* _Extracted entries_
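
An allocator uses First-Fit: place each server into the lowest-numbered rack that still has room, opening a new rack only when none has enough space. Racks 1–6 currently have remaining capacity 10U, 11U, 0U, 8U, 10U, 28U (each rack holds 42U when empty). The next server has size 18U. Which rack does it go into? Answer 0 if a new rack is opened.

6

Racks with room: rack 6 (28U).
The first with room is rack 6.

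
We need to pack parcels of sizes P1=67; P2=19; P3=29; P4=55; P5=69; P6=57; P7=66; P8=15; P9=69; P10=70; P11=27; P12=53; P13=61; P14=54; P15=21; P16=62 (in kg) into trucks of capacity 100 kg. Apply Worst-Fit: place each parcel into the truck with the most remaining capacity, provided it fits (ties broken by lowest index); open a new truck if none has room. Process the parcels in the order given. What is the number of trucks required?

11

P1 (67 kg) → truck 1 (remaining 33 kg)
P2 (19 kg) → truck 1 (remaining 14 kg)
P3 (29 kg) → truck 2 (remaining 71 kg)
P4 (55 kg) → truck 2 (remaining 16 kg)
P5 (69 kg) → truck 3 (remaining 31 kg)
P6 (57 kg) → truck 4 (remaining 43 kg)
P7 (66 kg) → truck 5 (remaining 34 kg)
P8 (15 kg) → truck 4 (remaining 28 kg)
P9 (69 kg) → truck 6 (remaining 31 kg)
P10 (70 kg) → truck 7 (remaining 30 kg)
P11 (27 kg) → truck 5 (remaining 7 kg)
P12 (53 kg) → truck 8 (remaining 47 kg)
P13 (61 kg) → truck 9 (remaining 39 kg)
P14 (54 kg) → truck 10 (remaining 46 kg)
P15 (21 kg) → truck 8 (remaining 26 kg)
P16 (62 kg) → truck 11 (remaining 38 kg)
Final trucks: [67,19] [29,55] [69] [57,15] [66,27] [69] [70] [53,21] [61] [54] [62].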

* _Task_
Extract all the entries word for word.

* _Solution to this exercise_
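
An allocator uses First-Fit: place each server into the lowest-numbered rack that still has room, opening a new rack only when none has enough space. Racks 1–6 currently have remaining capacity 10U, 11U, 0U, 8U, 10U, 28U (each rack holds 42U when empty). The next server has size 18U. Which rack does it go into? Answer 0 if a new rack is opened.

6

Racks with room: rack 6 (28U).
The first with room is rack 6.

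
We need to pack parcels of sizes P1=67; P2=19; P3=29; P4=55; P5=69; P6=57; P7=66; P8=15; P9=69; P10=70; P11=27; P12=53; P13=61; P14=54; P15=21; P16=62 (in kg) into trucks of capacity 100 kg. Apply Worst-Fit: place each parcel into the truck with the most remaining capacity, provided it fits (ties broken by lowest index); open a new truck if none has room. Process the parcels in the order given. What is the number of trucks required?

11

P1 (67 kg) → truck 1 (remaining 33 kg)
P2 (19 kg) → truck 1 (remaining 14 kg)
P3 (29 kg) → truck 2 (remaining 71 kg)
P4 (55 kg) → truck 2 (remaining 16 kg)
P5 (69 kg) → truck 3 (remaining 31 kg)
P6 (57 kg) → truck 4 (remaining 43 kg)
P7 (66 kg) → truck 5 (remaining 34 kg)
P8 (15 kg) → truck 4 (remaining 28 kg)
P9 (69 kg) → truck 6 (remaining 31 kg)
P10 (70 kg) → truck 7 (remaining 30 kg)
P11 (27 kg) → truck 5 (remaining 7 kg)
P12 (53 kg) → truck 8 (remaining 47 kg)
P13 (61 kg) → truck 9 (remaining 39 kg)
P14 (54 kg) → truck 10 (remaining 46 kg)
P15 (21 kg) → truck 8 (remaining 26 kg)
P16 (62 kg) → truck 11 (remaining 38 kg)
Final trucks: [67,19] [29,55] [69] [57,15] [66,27] [69] [70] [53,21] [61] [54] [62].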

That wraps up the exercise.